→ **WHAT THE TASK ASKS**
Could you copy every record exactly as it appears?

→ **PROVIDED RECORDS**
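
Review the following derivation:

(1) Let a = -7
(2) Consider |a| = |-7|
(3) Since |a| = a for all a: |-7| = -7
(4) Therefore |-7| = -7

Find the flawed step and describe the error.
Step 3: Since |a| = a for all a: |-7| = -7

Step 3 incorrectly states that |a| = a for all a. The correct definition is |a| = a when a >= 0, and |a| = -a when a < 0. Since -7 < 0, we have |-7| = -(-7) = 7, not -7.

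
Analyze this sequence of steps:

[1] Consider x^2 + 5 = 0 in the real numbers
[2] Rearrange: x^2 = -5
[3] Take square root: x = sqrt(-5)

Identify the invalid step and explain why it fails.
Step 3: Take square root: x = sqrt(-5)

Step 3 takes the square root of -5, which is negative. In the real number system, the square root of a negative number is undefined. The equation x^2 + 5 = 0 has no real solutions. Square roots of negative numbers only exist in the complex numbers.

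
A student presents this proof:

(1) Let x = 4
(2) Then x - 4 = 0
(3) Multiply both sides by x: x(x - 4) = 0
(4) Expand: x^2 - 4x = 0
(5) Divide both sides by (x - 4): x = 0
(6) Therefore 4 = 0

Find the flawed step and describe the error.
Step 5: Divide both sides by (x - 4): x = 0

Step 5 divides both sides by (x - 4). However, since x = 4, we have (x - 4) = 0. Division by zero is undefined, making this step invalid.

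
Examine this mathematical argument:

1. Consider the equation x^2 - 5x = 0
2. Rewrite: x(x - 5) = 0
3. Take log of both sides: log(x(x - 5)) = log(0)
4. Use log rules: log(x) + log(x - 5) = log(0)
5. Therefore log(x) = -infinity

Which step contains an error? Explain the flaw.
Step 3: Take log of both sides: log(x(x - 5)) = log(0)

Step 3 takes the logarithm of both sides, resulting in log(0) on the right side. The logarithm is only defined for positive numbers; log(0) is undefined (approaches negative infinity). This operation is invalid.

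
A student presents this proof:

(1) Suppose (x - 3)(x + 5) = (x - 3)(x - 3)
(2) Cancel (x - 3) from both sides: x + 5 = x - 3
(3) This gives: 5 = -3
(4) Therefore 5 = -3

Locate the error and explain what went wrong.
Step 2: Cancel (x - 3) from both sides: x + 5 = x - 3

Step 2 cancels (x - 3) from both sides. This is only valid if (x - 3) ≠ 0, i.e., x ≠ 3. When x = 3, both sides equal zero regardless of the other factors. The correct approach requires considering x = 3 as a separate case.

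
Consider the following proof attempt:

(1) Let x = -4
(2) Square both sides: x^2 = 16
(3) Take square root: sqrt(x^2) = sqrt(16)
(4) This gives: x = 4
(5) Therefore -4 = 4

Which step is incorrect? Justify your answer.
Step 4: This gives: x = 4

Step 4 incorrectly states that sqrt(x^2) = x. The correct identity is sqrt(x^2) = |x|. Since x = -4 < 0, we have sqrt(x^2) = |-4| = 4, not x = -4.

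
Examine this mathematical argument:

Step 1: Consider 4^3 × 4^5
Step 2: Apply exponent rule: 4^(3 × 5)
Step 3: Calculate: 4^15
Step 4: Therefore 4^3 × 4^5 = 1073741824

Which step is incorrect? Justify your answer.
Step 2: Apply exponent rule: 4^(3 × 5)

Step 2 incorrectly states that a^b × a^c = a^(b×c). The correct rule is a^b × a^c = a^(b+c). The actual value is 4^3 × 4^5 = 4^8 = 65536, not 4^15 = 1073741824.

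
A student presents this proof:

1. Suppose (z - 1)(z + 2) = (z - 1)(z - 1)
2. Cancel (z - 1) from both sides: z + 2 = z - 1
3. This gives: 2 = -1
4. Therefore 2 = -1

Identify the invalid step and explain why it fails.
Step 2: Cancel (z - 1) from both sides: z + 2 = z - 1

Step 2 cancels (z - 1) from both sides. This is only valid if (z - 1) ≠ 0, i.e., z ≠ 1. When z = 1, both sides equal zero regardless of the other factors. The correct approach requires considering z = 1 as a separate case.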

→ **RESPONSE**
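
Review the following derivation:

(1) Let a = -7
(2) Consider |a| = |-7|
(3) Since |a| = a for all a: |-7| = -7
(4) Therefore |-7| = -7

Find the flawed step and describe the error.
Step 3: Since |a| = a for all a: |-7| = -7

Step 3 incorrectly states that |a| = a for all a. The correct definition is |a| = a when a >= 0, and |a| = -a when a < 0. Since -7 < 0, we have |-7| = -(-7) = 7, not -7.

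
Analyze this sequence of steps:

[1] Consider x^2 + 5 = 0 in the real numbers
[2] Rearrange: x^2 = -5
[3] Take square root: x = sqrt(-5)

Identify the invalid step and explain why it fails.
Step 3: Take square root: x = sqrt(-5)

Step 3 takes the square root of -5, which is negative. In the real number system, the square root of a negative number is undefined. The equation x^2 + 5 = 0 has no real solutions. Square roots of negative numbers only exist in the complex numbers.

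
A student presents this proof:

(1) Let x = 4
(2) Then x - 4 = 0
(3) Multiply both sides by x: x(x - 4) = 0
(4) Expand: x^2 - 4x = 0
(5) Divide both sides by (x - 4): x = 0
(6) Therefore 4 = 0

Find the flawed step and describe the error.
Step 5: Divide both sides by (x - 4): x = 0

Step 5 divides both sides by (x - 4). However, since x = 4, we have (x - 4) = 0. Division by zero is undefined, making this step invalid.

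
Examine this mathematical argument:

1. Consider the equation x^2 - 5x = 0
2. Rewrite: x(x - 5) = 0
3. Take log of both sides: log(x(x - 5)) = log(0)
4. Use log rules: log(x) + log(x - 5) = log(0)
5. Therefore log(x) = -infinity

Which step contains an error? Explain the flaw.
Step 3: Take log of both sides: log(x(x - 5)) = log(0)

Step 3 takes the logarithm of both sides, resulting in log(0) on the right side. The logarithm is only defined for positive numbers; log(0) is undefined (approaches negative infinity). This operation is invalid.

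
A student presents this proof:

(1) Suppose (x - 3)(x + 5) = (x - 3)(x - 3)
(2) Cancel (x - 3) from both sides: x + 5 = x - 3
(3) This gives: 5 = -3
(4) Therefore 5 = -3

Locate the error and explain what went wrong.
Step 2: Cancel (x - 3) from both sides: x + 5 = x - 3

Step 2 cancels (x - 3) from both sides. This is only valid if (x - 3) ≠ 0, i.e., x ≠ 3. When x = 3, both sides equal zero regardless of the other factors. The correct approach requires considering x = 3 as a separate case.

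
Consider the following proof attempt:

(1) Let x = -4
(2) Square both sides: x^2 = 16
(3) Take square root: sqrt(x^2) = sqrt(16)
(4) This gives: x = 4
(5) Therefore -4 = 4

Which step is incorrect? Justify your answer.
Step 4: This gives: x = 4

Step 4 incorrectly states that sqrt(x^2) = x. The correct identity is sqrt(x^2) = |x|. Since x = -4 < 0, we have sqrt(x^2) = |-4| = 4, not x = -4.

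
Examine this mathematical argument:

Step 1: Consider 4^3 × 4^5
Step 2: Apply exponent rule: 4^(3 × 5)
Step 3: Calculate: 4^15
Step 4: Therefore 4^3 × 4^5 = 1073741824

Which step is incorrect? Justify your answer.
Step 2: Apply exponent rule: 4^(3 × 5)

Step 2 incorrectly states that a^b × a^c = a^(b×c). The correct rule is a^b × a^c = a^(b+c). The actual value is 4^3 × 4^5 = 4^8 = 65536, not 4^15 = 1073741824.

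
A student presents this proof:

1. Suppose (z - 1)(z + 2) = (z - 1)(z - 1)
2. Cancel (z - 1) from both sides: z + 2 = z - 1
3. This gives: 2 = -1
4. Therefore 2 = -1

Identify the invalid step and explain why it fails.
Step 2: Cancel (z - 1) from both sides: z + 2 = z - 1

Step 2 cancels (z - 1) from both sides. This is only valid if (z - 1) ≠ 0, i.e., z ≠ 1. When z = 1, both sides equal zero regardless of the other factors. The correct approach requires considering z = 1 as a separate case.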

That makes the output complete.